What the task asks: The line bearing "A municipal voter", together with all lines after it to the end of the material, should be repeated exactly; leave out everything else.

Data supplied:

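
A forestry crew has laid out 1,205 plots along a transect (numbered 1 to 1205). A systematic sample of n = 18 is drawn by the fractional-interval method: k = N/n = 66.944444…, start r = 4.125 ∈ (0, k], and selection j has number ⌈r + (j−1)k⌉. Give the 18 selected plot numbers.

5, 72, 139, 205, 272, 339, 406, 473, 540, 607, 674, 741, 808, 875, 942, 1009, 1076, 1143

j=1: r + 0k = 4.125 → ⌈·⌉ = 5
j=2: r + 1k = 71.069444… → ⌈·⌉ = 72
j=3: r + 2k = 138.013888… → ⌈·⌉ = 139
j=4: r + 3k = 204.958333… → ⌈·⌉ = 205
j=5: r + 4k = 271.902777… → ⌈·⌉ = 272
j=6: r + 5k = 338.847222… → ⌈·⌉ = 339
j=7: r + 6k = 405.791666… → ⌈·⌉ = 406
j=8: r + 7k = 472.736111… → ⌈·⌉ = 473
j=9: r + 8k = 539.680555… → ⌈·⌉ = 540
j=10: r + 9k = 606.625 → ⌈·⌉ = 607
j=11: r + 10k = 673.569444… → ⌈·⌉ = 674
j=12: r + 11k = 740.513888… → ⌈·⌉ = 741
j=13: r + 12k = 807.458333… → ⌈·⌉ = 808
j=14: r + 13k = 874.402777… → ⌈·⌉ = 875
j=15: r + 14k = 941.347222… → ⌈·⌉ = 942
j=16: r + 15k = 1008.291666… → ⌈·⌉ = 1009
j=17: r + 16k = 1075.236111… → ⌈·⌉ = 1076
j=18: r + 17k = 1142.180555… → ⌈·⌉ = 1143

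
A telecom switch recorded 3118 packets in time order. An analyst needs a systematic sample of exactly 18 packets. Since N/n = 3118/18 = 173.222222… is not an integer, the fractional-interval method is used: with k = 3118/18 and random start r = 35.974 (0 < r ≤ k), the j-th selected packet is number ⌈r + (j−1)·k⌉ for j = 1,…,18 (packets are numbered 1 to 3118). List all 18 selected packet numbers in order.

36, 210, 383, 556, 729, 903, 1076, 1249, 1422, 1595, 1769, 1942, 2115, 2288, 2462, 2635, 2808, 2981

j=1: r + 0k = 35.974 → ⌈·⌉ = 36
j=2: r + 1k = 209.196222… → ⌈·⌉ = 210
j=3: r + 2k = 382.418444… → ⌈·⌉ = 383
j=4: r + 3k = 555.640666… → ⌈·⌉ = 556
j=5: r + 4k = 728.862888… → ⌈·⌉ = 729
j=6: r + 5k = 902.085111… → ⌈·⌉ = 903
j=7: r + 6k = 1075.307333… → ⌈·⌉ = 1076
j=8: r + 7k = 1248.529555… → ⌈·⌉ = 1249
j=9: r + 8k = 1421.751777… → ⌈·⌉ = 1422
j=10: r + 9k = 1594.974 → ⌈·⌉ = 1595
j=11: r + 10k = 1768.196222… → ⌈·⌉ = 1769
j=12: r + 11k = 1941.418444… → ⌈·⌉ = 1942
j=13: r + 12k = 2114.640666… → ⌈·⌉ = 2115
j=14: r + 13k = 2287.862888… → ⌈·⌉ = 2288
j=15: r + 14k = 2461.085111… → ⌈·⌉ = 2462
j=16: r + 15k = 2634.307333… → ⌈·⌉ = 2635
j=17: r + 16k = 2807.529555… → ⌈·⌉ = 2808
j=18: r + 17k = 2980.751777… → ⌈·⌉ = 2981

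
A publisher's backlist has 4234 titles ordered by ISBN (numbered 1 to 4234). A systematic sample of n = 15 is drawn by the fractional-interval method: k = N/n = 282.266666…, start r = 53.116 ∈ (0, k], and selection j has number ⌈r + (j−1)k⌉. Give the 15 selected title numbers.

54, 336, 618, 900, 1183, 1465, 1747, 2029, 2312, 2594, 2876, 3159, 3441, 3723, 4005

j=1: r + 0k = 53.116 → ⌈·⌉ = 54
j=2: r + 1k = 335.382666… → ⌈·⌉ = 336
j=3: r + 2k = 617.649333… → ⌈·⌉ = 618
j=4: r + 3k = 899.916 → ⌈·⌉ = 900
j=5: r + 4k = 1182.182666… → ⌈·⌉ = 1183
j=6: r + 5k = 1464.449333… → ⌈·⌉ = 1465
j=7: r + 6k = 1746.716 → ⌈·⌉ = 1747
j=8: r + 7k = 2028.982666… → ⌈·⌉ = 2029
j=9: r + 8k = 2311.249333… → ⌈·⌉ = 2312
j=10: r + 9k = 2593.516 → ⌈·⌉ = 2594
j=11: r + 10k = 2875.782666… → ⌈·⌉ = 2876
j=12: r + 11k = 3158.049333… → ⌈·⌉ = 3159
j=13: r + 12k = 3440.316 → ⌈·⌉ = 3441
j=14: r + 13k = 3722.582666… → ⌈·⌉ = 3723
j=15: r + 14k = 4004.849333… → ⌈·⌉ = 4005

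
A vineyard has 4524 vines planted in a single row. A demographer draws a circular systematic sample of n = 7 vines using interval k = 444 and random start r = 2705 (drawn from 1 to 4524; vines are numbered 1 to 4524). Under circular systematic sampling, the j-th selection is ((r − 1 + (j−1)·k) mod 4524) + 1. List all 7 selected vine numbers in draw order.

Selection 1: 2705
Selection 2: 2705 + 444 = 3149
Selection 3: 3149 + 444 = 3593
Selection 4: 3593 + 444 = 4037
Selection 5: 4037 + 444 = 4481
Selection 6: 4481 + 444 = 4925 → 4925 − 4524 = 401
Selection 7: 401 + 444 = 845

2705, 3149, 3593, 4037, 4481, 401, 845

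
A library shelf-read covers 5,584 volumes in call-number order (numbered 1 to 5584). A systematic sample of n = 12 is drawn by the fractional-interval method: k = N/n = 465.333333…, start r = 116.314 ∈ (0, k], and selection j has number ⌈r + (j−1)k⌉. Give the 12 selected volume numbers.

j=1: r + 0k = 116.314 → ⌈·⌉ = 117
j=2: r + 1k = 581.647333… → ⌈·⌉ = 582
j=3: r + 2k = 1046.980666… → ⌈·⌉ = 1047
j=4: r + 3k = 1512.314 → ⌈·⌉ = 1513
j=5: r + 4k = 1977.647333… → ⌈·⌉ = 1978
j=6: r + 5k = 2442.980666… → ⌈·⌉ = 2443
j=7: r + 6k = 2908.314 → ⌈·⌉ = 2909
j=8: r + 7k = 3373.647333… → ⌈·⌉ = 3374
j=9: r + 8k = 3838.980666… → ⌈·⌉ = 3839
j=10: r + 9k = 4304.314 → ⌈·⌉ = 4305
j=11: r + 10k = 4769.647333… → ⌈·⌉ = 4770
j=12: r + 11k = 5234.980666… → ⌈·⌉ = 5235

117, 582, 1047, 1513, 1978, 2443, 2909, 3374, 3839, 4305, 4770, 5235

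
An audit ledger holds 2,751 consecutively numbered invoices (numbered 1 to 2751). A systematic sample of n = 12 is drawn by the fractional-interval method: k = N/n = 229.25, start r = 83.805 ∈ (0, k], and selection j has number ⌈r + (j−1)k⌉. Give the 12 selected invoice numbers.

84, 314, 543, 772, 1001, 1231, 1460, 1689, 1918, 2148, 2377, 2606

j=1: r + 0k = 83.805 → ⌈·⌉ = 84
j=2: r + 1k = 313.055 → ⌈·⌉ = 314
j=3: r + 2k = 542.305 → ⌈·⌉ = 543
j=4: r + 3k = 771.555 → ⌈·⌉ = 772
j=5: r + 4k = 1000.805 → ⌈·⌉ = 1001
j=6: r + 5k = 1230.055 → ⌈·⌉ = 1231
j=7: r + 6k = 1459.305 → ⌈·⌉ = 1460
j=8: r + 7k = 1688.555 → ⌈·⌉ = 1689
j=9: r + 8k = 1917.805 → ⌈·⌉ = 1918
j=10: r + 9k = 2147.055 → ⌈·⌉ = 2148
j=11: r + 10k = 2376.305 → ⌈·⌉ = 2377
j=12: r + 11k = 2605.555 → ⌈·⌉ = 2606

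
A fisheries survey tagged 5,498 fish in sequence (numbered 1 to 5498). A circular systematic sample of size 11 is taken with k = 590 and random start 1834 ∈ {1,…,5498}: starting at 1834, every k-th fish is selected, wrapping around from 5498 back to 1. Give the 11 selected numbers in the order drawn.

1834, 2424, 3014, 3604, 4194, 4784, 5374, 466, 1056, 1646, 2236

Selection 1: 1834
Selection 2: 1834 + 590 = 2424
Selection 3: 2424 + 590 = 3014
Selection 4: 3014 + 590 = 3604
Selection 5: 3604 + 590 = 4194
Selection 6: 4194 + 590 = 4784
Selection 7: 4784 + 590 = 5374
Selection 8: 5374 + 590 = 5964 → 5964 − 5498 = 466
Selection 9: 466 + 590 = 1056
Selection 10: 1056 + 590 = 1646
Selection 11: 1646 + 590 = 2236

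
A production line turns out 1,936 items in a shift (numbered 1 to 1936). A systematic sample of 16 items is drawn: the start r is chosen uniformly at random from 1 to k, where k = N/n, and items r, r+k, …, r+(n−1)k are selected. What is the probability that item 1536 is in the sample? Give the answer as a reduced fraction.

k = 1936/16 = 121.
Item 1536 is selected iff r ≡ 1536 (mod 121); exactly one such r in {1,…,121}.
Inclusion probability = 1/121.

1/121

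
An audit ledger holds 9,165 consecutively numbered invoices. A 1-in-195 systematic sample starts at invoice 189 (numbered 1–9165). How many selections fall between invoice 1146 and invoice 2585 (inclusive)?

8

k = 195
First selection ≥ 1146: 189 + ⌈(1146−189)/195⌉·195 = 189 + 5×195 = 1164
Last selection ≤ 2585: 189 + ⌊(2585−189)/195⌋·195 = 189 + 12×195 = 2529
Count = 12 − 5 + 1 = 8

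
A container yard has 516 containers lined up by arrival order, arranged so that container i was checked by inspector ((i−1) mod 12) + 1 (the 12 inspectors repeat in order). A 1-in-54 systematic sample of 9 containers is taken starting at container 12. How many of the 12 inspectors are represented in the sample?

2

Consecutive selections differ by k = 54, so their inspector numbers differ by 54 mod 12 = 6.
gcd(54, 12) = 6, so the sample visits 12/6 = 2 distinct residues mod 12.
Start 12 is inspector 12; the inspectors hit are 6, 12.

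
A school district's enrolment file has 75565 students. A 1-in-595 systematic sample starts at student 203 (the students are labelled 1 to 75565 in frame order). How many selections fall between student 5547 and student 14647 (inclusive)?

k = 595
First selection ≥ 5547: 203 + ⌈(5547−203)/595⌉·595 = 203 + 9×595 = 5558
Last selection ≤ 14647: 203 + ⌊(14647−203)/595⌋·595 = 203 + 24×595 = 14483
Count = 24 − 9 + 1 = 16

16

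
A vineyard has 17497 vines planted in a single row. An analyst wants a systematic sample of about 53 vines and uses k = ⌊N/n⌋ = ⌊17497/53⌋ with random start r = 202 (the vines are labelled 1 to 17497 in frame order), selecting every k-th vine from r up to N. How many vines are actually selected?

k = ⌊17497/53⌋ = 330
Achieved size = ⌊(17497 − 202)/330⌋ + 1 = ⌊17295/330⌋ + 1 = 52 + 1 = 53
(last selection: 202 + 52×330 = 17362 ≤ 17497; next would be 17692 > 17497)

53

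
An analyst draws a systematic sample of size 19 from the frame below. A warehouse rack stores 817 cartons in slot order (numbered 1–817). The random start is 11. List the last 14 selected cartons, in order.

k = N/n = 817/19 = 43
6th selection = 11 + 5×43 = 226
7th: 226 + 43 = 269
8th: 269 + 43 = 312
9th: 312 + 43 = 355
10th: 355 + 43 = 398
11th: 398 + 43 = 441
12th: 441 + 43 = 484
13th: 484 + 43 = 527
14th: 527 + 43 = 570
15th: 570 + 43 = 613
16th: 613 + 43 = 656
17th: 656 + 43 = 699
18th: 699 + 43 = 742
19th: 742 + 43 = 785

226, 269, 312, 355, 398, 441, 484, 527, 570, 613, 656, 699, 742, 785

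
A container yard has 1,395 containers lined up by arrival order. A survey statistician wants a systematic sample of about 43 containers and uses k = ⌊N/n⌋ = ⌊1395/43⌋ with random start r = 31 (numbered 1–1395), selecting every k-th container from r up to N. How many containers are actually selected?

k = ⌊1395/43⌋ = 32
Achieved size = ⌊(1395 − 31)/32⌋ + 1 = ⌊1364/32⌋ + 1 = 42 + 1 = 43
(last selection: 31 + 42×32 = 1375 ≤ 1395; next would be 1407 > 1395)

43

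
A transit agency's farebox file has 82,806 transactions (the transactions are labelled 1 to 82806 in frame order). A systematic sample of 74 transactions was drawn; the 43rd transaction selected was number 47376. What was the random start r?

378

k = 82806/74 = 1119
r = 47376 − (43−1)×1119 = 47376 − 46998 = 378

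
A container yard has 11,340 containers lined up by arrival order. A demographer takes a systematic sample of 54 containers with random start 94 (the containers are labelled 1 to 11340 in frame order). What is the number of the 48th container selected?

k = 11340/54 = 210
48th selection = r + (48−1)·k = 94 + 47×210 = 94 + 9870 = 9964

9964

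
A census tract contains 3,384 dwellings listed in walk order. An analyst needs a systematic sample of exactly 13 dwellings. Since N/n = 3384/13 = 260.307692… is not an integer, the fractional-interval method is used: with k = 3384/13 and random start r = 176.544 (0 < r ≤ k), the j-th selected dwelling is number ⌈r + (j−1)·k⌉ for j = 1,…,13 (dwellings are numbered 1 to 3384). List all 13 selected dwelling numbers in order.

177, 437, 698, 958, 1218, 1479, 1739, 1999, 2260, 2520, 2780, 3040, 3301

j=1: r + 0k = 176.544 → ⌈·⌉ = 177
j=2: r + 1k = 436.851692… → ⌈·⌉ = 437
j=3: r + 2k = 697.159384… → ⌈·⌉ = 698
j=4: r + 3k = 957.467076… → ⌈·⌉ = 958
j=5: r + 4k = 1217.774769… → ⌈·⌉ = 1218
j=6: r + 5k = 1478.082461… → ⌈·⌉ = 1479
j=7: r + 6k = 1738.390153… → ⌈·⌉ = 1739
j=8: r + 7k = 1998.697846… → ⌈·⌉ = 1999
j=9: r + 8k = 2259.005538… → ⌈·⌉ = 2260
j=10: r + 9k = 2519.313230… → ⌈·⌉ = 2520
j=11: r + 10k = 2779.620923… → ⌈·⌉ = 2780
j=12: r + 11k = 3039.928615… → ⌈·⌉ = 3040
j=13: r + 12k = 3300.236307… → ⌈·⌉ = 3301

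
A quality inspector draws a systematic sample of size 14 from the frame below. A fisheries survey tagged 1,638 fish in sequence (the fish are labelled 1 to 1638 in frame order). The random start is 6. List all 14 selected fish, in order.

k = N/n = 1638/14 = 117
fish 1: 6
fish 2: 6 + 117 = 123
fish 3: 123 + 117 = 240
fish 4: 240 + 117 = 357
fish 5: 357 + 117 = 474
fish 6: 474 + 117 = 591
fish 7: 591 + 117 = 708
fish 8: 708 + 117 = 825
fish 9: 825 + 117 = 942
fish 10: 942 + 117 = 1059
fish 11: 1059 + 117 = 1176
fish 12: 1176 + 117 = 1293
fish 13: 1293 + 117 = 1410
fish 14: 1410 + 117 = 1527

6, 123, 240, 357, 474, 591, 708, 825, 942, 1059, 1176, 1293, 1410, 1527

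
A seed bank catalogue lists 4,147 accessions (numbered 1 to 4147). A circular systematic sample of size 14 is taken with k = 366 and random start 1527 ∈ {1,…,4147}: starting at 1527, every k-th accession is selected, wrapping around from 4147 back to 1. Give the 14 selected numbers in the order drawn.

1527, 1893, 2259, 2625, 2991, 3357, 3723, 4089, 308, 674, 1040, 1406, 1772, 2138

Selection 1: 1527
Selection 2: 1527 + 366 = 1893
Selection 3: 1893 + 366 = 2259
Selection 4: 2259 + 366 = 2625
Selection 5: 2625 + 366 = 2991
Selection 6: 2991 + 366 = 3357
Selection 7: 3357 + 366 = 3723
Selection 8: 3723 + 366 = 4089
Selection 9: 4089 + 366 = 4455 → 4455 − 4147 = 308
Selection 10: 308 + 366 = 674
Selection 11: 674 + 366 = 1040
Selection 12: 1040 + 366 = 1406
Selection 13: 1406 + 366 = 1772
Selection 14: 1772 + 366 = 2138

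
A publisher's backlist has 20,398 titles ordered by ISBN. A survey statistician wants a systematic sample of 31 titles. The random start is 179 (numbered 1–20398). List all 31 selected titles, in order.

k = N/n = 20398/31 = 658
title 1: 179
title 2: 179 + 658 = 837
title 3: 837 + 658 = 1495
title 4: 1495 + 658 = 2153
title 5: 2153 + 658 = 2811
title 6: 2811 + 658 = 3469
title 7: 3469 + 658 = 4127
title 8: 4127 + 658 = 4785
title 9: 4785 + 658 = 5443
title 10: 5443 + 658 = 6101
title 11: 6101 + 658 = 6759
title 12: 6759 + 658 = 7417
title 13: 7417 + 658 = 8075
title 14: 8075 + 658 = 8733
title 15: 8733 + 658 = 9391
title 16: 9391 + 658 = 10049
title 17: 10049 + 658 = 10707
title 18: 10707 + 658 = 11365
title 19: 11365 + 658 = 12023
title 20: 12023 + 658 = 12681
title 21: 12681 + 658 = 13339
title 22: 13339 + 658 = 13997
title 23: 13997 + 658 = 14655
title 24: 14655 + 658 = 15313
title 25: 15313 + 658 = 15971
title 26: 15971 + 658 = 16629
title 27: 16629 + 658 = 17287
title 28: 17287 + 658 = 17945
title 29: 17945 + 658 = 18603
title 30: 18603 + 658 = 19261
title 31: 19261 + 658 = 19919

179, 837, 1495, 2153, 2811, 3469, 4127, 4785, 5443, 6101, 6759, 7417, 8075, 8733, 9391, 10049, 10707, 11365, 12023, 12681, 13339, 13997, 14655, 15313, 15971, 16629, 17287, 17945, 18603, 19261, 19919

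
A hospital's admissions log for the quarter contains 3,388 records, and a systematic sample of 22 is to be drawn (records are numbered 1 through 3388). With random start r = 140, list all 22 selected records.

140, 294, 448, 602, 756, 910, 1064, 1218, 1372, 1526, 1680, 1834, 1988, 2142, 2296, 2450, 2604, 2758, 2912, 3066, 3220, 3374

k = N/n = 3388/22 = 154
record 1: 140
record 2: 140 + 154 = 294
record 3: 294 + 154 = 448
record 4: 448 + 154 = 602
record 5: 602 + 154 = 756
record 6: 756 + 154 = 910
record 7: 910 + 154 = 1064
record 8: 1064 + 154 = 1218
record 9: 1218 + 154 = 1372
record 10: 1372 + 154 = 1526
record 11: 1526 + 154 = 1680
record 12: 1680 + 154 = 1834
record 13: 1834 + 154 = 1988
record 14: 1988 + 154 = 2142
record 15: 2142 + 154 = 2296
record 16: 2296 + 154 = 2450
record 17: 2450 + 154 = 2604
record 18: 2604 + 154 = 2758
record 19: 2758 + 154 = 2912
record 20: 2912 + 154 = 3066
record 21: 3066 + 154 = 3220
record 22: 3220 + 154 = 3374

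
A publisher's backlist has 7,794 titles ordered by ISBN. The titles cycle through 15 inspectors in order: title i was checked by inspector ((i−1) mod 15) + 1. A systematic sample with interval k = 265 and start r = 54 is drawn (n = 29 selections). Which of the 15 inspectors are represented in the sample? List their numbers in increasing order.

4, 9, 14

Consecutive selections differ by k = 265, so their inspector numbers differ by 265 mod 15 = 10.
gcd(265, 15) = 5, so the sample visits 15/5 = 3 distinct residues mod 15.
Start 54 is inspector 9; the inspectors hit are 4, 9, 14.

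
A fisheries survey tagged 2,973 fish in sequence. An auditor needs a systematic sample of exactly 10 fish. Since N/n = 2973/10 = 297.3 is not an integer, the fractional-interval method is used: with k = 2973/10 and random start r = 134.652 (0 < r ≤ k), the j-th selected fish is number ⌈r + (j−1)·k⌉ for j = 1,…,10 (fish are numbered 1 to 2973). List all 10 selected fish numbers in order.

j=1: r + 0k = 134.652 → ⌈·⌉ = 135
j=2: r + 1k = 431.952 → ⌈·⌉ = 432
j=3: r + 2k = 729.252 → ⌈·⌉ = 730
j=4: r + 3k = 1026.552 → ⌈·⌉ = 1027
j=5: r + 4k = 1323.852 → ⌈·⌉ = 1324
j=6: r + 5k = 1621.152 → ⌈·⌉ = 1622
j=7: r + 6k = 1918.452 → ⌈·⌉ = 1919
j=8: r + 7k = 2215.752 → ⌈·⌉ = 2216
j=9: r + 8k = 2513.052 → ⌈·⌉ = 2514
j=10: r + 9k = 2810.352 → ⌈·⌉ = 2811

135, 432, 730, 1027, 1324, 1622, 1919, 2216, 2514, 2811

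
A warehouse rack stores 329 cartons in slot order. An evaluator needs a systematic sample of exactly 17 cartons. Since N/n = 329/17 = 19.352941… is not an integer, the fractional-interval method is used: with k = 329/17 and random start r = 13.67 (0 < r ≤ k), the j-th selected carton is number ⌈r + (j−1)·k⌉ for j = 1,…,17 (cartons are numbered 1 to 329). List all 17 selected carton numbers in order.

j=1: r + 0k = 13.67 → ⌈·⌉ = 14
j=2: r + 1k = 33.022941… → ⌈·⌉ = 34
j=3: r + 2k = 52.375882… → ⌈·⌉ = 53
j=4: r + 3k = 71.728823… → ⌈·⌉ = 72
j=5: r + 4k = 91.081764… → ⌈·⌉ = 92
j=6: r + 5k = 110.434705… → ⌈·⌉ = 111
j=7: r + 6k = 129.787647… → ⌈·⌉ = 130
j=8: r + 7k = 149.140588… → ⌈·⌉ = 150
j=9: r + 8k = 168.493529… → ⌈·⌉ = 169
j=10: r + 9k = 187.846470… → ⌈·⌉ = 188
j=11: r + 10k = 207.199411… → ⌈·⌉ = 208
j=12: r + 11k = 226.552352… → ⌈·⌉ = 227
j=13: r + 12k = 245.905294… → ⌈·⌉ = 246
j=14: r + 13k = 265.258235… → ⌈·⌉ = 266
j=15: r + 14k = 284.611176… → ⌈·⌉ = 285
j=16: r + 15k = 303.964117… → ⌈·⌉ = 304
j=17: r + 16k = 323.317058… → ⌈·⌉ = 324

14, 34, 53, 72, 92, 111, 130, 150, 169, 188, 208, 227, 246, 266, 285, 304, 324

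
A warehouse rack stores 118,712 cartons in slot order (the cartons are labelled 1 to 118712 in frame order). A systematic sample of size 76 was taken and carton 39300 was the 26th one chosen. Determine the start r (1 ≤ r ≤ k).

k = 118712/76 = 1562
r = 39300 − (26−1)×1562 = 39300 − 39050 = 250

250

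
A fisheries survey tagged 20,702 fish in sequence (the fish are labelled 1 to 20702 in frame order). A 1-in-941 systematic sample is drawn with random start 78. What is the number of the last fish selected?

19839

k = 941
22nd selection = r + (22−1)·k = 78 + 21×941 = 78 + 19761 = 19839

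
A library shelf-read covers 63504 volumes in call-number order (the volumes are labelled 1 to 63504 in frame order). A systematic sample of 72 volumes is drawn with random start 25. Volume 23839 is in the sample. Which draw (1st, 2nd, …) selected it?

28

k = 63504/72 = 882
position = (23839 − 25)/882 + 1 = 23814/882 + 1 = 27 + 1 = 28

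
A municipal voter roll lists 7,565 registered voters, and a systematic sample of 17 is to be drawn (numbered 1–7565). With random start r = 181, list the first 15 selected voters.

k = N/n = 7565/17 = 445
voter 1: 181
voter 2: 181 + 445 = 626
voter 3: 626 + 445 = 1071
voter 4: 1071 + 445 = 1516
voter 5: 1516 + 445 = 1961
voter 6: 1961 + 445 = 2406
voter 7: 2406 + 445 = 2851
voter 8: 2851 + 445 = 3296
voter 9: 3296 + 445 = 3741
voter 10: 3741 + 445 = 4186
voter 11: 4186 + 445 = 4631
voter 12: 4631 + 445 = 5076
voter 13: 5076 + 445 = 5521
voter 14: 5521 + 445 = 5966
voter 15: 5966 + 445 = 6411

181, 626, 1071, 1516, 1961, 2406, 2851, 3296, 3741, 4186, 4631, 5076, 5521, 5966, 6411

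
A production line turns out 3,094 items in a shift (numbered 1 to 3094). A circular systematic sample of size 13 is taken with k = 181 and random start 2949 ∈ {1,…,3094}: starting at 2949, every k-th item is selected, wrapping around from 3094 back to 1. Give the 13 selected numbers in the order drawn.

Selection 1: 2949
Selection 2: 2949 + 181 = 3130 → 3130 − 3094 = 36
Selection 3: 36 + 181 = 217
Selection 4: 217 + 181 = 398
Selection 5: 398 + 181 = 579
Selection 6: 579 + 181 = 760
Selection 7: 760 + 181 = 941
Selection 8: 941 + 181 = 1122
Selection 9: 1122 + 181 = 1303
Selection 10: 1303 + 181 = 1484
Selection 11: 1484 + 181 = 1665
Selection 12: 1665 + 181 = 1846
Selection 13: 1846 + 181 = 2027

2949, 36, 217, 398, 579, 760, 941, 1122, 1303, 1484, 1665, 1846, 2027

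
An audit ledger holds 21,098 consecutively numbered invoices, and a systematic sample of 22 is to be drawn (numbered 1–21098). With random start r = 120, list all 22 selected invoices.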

Answer section:
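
A municipal voter roll lists 7,565 registered voters, and a systematic sample of 17 is to be drawn (numbered 1–7565). With random start r = 181, list the first 15 selected voters.

k = N/n = 7565/17 = 445
voter 1: 181
voter 2: 181 + 445 = 626
voter 3: 626 + 445 = 1071
voter 4: 1071 + 445 = 1516
voter 5: 1516 + 445 = 1961
voter 6: 1961 + 445 = 2406
voter 7: 2406 + 445 = 2851
voter 8: 2851 + 445 = 3296
voter 9: 3296 + 445 = 3741
voter 10: 3741 + 445 = 4186
voter 11: 4186 + 445 = 4631
voter 12: 4631 + 445 = 5076
voter 13: 5076 + 445 = 5521
voter 14: 5521 + 445 = 5966
voter 15: 5966 + 445 = 6411

181, 626, 1071, 1516, 1961, 2406, 2851, 3296, 3741, 4186, 4631, 5076, 5521, 5966, 6411

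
A production line turns out 3,094 items in a shift (numbered 1 to 3094). A circular systematic sample of size 13 is taken with k = 181 and random start 2949 ∈ {1,…,3094}: starting at 2949, every k-th item is selected, wrapping around from 3094 back to 1. Give the 13 selected numbers in the order drawn.

Selection 1: 2949
Selection 2: 2949 + 181 = 3130 → 3130 − 3094 = 36
Selection 3: 36 + 181 = 217
Selection 4: 217 + 181 = 398
Selection 5: 398 + 181 = 579
Selection 6: 579 + 181 = 760
Selection 7: 760 + 181 = 941
Selection 8: 941 + 181 = 1122
Selection 9: 1122 + 181 = 1303
Selection 10: 1303 + 181 = 1484
Selection 11: 1484 + 181 = 1665
Selection 12: 1665 + 181 = 1846
Selection 13: 1846 + 181 = 2027

2949, 36, 217, 398, 579, 760, 941, 1122, 1303, 1484, 1665, 1846, 2027

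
An audit ledger holds 21,098 consecutively numbered invoices, and a systematic sample of 22 is to be drawn (numbered 1–21098). With random start r = 120, list all 22 selected invoices.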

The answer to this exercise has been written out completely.